- _Exercise_
Give back every record exactly as written.
(Beginning of Entries supplied)
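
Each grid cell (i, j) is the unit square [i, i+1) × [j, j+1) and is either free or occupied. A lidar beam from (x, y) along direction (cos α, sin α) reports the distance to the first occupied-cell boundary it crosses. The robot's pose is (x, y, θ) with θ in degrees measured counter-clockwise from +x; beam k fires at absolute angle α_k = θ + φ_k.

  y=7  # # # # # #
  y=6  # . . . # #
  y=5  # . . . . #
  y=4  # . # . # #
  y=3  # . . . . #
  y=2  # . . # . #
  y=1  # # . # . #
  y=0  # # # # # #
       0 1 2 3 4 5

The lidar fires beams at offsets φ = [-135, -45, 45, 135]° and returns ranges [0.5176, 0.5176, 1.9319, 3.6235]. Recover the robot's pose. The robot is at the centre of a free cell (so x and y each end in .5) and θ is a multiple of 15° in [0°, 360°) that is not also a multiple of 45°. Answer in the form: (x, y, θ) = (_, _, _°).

Candidates: 18 free-cell centres × 16 headings = 288 poses. Raycast each; keep the one whose scan matches to 4 dp.
  (4.5, 2.5, 255°): beam 1 = 5.1962 ≠ 0.5176 ✗
  (3.5, 3.5, 75°): beam 1 = 0.5774 ≠ 0.5176 ✗
  (2.5, 5.5, 345°): beam 1 = 1.7321 ≠ 0.5176 ✗
  (1.5, 4.5, 345°): beam 1 = 0.5774 ≠ 0.5176 ✗
  …
  (1.5, 6.5, 210°): r_1=0.5176, r_2=0.5176, r_3=1.9319, r_4=3.6235 — all match ✓
Unique over the lattice → pose = (1.5, 6.5, 210°).

(x, y, θ) = (1.5, 6.5, 210°)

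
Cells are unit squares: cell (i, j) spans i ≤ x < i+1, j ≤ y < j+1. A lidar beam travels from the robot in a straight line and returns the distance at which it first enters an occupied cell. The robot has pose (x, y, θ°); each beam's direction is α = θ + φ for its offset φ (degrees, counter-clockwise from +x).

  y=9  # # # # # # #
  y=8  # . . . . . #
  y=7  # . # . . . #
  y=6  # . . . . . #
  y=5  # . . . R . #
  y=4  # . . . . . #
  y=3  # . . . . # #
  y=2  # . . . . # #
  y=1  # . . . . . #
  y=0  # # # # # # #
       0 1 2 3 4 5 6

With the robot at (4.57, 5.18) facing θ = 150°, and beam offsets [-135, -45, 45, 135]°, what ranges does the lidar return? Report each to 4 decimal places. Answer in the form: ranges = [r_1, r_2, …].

ranges = [1.4804, 3.9548, 3.6959, 1.6614]

beam 1: φ=-135°, α=15°
  d=(0.9659,0.2588)  start (4,5)  tX=0.4452 tY=3.1682  stride 1/|dx|=1.0353 1/|dy|=3.8637
    cross x-line → (5,5), t=0.4452
    cross x-line → (6,5), t=1.4804 (wall)
  → r_1 = 1.4804
beam 2: φ=-45°, α=105°
  d=(-0.2588,0.9659)  start (4,5)  tX=2.2023 tY=0.8489  stride 1/|dx|=3.8637 1/|dy|=1.0353
    cross y-line → (4,6), t=0.8489
    cross y-line → (4,7), t=1.8842
    cross x-line → (3,7), t=2.2023
    cross y-line → (3,8), t=2.9195
    cross y-line → (3,9), t=3.9548 (wall)
  → r_2 = 3.9548
beam 3: φ=45°, α=195°
  d=(-0.9659,-0.2588)  start (4,5)  tX=0.5901 tY=0.6955  stride 1/|dx|=1.0353 1/|dy|=3.8637
    cross x-line → (3,5), t=0.5901
    cross y-line → (3,4), t=0.6955
    cross x-line → (2,4), t=1.6254
    cross x-line → (1,4), t=2.6607
    cross x-line → (0,4), t=3.6959 (wall)
  → r_3 = 3.6959
beam 4: φ=135°, α=285°
  d=(0.2588,-0.9659)  start (4,5)  tX=1.6614 tY=0.1863  stride 1/|dx|=3.8637 1/|dy|=1.0353
    cross y-line → (4,4), t=0.1863
    cross y-line → (4,3), t=1.2216
    cross x-line → (5,3), t=1.6614 (wall)
  → r_4 = 1.6614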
(End of Entries supplied)
- _Solution for this exercise_
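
Each grid cell (i, j) is the unit square [i, i+1) × [j, j+1) and is either free or occupied. A lidar beam from (x, y) along direction (cos α, sin α) reports the distance to the first occupied-cell boundary it crosses. The robot's pose is (x, y, θ) with θ in degrees measured counter-clockwise from +x; beam k fires at absolute angle α_k = θ + φ_k.

  y=7  # # # # # #
  y=6  # . . . # #
  y=5  # . . . . #
  y=4  # . # . # #
  y=3  # . . . . #
  y=2  # . . # . #
  y=1  # # . # . #
  y=0  # # # # # #
       0 1 2 3 4 5

The lidar fires beams at offsets φ = [-135, -45, 45, 135]° and returns ranges [0.5176, 0.5176, 1.9319, 3.6235]. Recover the robot's pose. The robot is at the centre of a free cell (so x and y each end in .5) and θ is a multiple of 15° in [0°, 360°) that is not also a multiple of 45°. Answer in the form: (x, y, θ) = (_, _, _°).

Candidates: 18 free-cell centres × 16 headings = 288 poses. Raycast each; keep the one whose scan matches to 4 dp.
  (4.5, 2.5, 255°): beam 1 = 5.1962 ≠ 0.5176 ✗
  (3.5, 3.5, 75°): beam 1 = 0.5774 ≠ 0.5176 ✗
  (2.5, 5.5, 345°): beam 1 = 1.7321 ≠ 0.5176 ✗
  (1.5, 4.5, 345°): beam 1 = 0.5774 ≠ 0.5176 ✗
  …
  (1.5, 6.5, 210°): r_1=0.5176, r_2=0.5176, r_3=1.9319, r_4=3.6235 — all match ✓
Unique over the lattice → pose = (1.5, 6.5, 210°).

(x, y, θ) = (1.5, 6.5, 210°)

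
Cells are unit squares: cell (i, j) spans i ≤ x < i+1, j ≤ y < j+1. A lidar beam travels from the robot in a straight line and returns the distance at which it first enters an occupied cell. The robot has pose (x, y, θ°); each beam's direction is α = θ + φ for its offset φ (degrees, counter-clockwise from +x).

  y=9  # # # # # # #
  y=8  # . . . . . #
  y=7  # . # . . . #
  y=6  # . . . . . #
  y=5  # . . . R . #
  y=4  # . . . . . #
  y=3  # . . . . # #
  y=2  # . . . . # #
  y=1  # . . . . . #
  y=0  # # # # # # #
       0 1 2 3 4 5 6

With the robot at (4.57, 5.18) facing θ = 150°, and beam offsets [-135, -45, 45, 135]°, what ranges does the lidar return? Report each to 4 decimal places. Answer in the form: ranges = [r_1, r_2, …].

ranges = [1.4804, 3.9548, 3.6959, 1.6614]

beam 1: φ=-135°, α=15°
  d=(0.9659,0.2588)  start (4,5)  tX=0.4452 tY=3.1682  stride 1/|dx|=1.0353 1/|dy|=3.8637
    cross x-line → (5,5), t=0.4452
    cross x-line → (6,5), t=1.4804 (wall)
  → r_1 = 1.4804
beam 2: φ=-45°, α=105°
  d=(-0.2588,0.9659)  start (4,5)  tX=2.2023 tY=0.8489  stride 1/|dx|=3.8637 1/|dy|=1.0353
    cross y-line → (4,6), t=0.8489
    cross y-line → (4,7), t=1.8842
    cross x-line → (3,7), t=2.2023
    cross y-line → (3,8), t=2.9195
    cross y-line → (3,9), t=3.9548 (wall)
  → r_2 = 3.9548
beam 3: φ=45°, α=195°
  d=(-0.9659,-0.2588)  start (4,5)  tX=0.5901 tY=0.6955  stride 1/|dx|=1.0353 1/|dy|=3.8637
    cross x-line → (3,5), t=0.5901
    cross y-line → (3,4), t=0.6955
    cross x-line → (2,4), t=1.6254
    cross x-line → (1,4), t=2.6607
    cross x-line → (0,4), t=3.6959 (wall)
  → r_3 = 3.6959
beam 4: φ=135°, α=285°
  d=(0.2588,-0.9659)  start (4,5)  tX=1.6614 tY=0.1863  stride 1/|dx|=3.8637 1/|dy|=1.0353
    cross y-line → (4,4), t=0.1863
    cross y-line → (4,3), t=1.2216
    cross x-line → (5,3), t=1.6614 (wall)
  → r_4 = 1.6614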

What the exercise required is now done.